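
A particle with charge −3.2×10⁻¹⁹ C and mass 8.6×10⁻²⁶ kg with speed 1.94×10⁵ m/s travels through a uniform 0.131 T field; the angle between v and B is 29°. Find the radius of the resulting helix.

r ≈ 0.193 m

v⊥ = v sinθ = 1.94×10⁵·sin29° ≈ 9.405×10⁴ m/s.
r = m v⊥/(|q|B) = (8.6×10⁻²⁶)(9.405×10⁴)/((3.2×10⁻¹⁹)(0.131)) ≈ 0.193 m.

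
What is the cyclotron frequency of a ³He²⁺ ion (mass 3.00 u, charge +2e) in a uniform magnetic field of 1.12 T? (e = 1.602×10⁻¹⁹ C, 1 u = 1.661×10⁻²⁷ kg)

f ≈ 1.15×10⁷ Hz

f = |q|B/(2πm).
f = (3.204×10⁻¹⁹)(1.12)/(2π·4.983×10⁻²⁷) ≈ 1.15×10⁷ Hz.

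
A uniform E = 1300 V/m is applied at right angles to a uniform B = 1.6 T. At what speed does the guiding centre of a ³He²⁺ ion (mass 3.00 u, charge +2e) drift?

v_d ≈ 810 m/s

The E×B drift speed is v_d = E/B.
v_d = 1300/1.6 = 810 m/s.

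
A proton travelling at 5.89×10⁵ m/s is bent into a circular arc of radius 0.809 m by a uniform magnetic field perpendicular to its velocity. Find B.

B ≈ 7.60×10⁻³ T

From |q|vB = mv²/r, B = mv/(|q|r).
B = (1.673×10⁻²⁷)(5.89×10⁵)/((1.602×10⁻¹⁹)(0.809)) ≈ 7.60×10⁻³ T.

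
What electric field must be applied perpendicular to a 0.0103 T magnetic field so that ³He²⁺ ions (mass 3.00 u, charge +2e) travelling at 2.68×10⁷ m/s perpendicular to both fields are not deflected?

E = 2.76×10⁵ V/m

For straight-line motion qE = qvB, so E = vB.
E = 2.68×10⁷ × 0.0103 = 2.76×10⁵ V/m.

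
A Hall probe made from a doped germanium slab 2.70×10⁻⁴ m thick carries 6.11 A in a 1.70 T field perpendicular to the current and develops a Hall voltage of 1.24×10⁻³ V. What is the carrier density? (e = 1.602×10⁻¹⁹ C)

n ≈ 1.94×10²⁶ m⁻³

From V_H = IB/(n e t), n = IB/(V_H e t).
n = (6.11)(1.70)/((1.24×10⁻³)(1.602×10⁻¹⁹)(2.70×10⁻⁴)) ≈ 1.94×10²⁶ m⁻³.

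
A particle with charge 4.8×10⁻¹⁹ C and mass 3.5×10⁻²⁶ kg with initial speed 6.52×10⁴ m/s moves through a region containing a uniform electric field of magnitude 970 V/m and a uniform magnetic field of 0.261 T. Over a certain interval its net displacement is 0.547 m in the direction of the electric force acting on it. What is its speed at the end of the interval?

v_f ≈ 1.37×10⁵ m/s

B does no work; ΔKE = |q|E d.
½mv_f² = ½mv₀² + |q|Ed = ½(3.5×10⁻²⁶)(6.52×10⁴)² + (4.8×10⁻¹⁹)(970)(0.547) ≈ 7.439×10⁻¹⁷ J + 2.547×10⁻¹⁶ J ≈ 3.291×10⁻¹⁶ J.
v_f = √(2·3.291×10⁻¹⁶/3.5×10⁻²⁶) ≈ 1.37×10⁵ m/s.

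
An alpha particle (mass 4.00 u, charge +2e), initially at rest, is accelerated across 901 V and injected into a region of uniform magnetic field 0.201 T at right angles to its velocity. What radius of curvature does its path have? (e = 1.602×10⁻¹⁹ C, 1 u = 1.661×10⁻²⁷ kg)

r ≈ 0.0304 m

Acceleration: |q|V = ½mv² ⇒ v = √(2|q|V/m) = √(2·3.204×10⁻¹⁹·901/6.644×10⁻²⁷) ≈ 2.948×10⁵ m/s.
In the field: r = mv/(|q|B) = (6.644×10⁻²⁷)(2.948×10⁵)/((3.204×10⁻¹⁹)(0.201)) ≈ 0.0304 m.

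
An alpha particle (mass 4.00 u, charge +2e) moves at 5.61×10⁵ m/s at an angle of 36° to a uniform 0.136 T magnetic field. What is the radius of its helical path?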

• • • •

## Instructions for the task
All of the entries must be quoted exactly; please include each one.

## The completed task
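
A particle with charge −3.2×10⁻¹⁹ C and mass 8.6×10⁻²⁶ kg with speed 1.94×10⁵ m/s travels through a uniform 0.131 T field; the angle between v and B is 29°. Find the radius of the resulting helix.

r ≈ 0.193 m

v⊥ = v sinθ = 1.94×10⁵·sin29° ≈ 9.405×10⁴ m/s.
r = m v⊥/(|q|B) = (8.6×10⁻²⁶)(9.405×10⁴)/((3.2×10⁻¹⁹)(0.131)) ≈ 0.193 m.

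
What is the cyclotron frequency of a ³He²⁺ ion (mass 3.00 u, charge +2e) in a uniform magnetic field of 1.12 T? (e = 1.602×10⁻¹⁹ C, 1 u = 1.661×10⁻²⁷ kg)

f ≈ 1.15×10⁷ Hz

f = |q|B/(2πm).
f = (3.204×10⁻¹⁹)(1.12)/(2π·4.983×10⁻²⁷) ≈ 1.15×10⁷ Hz.

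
A uniform E = 1300 V/m is applied at right angles to a uniform B = 1.6 T. At what speed does the guiding centre of a ³He²⁺ ion (mass 3.00 u, charge +2e) drift?

v_d ≈ 810 m/s

The E×B drift speed is v_d = E/B.
v_d = 1300/1.6 = 810 m/s.

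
A proton travelling at 5.89×10⁵ m/s is bent into a circular arc of radius 0.809 m by a uniform magnetic field perpendicular to its velocity. Find B.

B ≈ 7.60×10⁻³ T

From |q|vB = mv²/r, B = mv/(|q|r).
B = (1.673×10⁻²⁷)(5.89×10⁵)/((1.602×10⁻¹⁹)(0.809)) ≈ 7.60×10⁻³ T.

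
What electric field must be applied perpendicular to a 0.0103 T magnetic field so that ³He²⁺ ions (mass 3.00 u, charge +2e) travelling at 2.68×10⁷ m/s perpendicular to both fields are not deflected?

E = 2.76×10⁵ V/m

For straight-line motion qE = qvB, so E = vB.
E = 2.68×10⁷ × 0.0103 = 2.76×10⁵ V/m.

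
A Hall probe made from a doped germanium slab 2.70×10⁻⁴ m thick carries 6.11 A in a 1.70 T field perpendicular to the current and develops a Hall voltage of 1.24×10⁻³ V. What is the carrier density? (e = 1.602×10⁻¹⁹ C)

n ≈ 1.94×10²⁶ m⁻³

From V_H = IB/(n e t), n = IB/(V_H e t).
n = (6.11)(1.70)/((1.24×10⁻³)(1.602×10⁻¹⁹)(2.70×10⁻⁴)) ≈ 1.94×10²⁶ m⁻³.

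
A particle with charge 4.8×10⁻¹⁹ C and mass 3.5×10⁻²⁶ kg with initial speed 6.52×10⁴ m/s moves through a region containing a uniform electric field of magnitude 970 V/m and a uniform magnetic field of 0.261 T. Over a certain interval its net displacement is 0.547 m in the direction of the electric force acting on it. What is its speed at the end of the interval?

v_f ≈ 1.37×10⁵ m/s

B does no work; ΔKE = |q|E d.
½mv_f² = ½mv₀² + |q|Ed = ½(3.5×10⁻²⁶)(6.52×10⁴)² + (4.8×10⁻¹⁹)(970)(0.547) ≈ 7.439×10⁻¹⁷ J + 2.547×10⁻¹⁶ J ≈ 3.291×10⁻¹⁶ J.
v_f = √(2·3.291×10⁻¹⁶/3.5×10⁻²⁶) ≈ 1.37×10⁵ m/s.

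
An alpha particle (mass 4.00 u, charge +2e), initially at rest, is accelerated across 901 V and injected into a region of uniform magnetic field 0.201 T at right angles to its velocity. What radius of curvature does its path have? (e = 1.602×10⁻¹⁹ C, 1 u = 1.661×10⁻²⁷ kg)

r ≈ 0.0304 m

Acceleration: |q|V = ½mv² ⇒ v = √(2|q|V/m) = √(2·3.204×10⁻¹⁹·901/6.644×10⁻²⁷) ≈ 2.948×10⁵ m/s.
In the field: r = mv/(|q|B) = (6.644×10⁻²⁷)(2.948×10⁵)/((3.204×10⁻¹⁹)(0.201)) ≈ 0.0304 m.

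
An alpha particle (mass 4.00 u, charge +2e) moves at 5.61×10⁵ m/s at an angle of 36° to a uniform 0.136 T magnetic field. What is the radius of its helical path?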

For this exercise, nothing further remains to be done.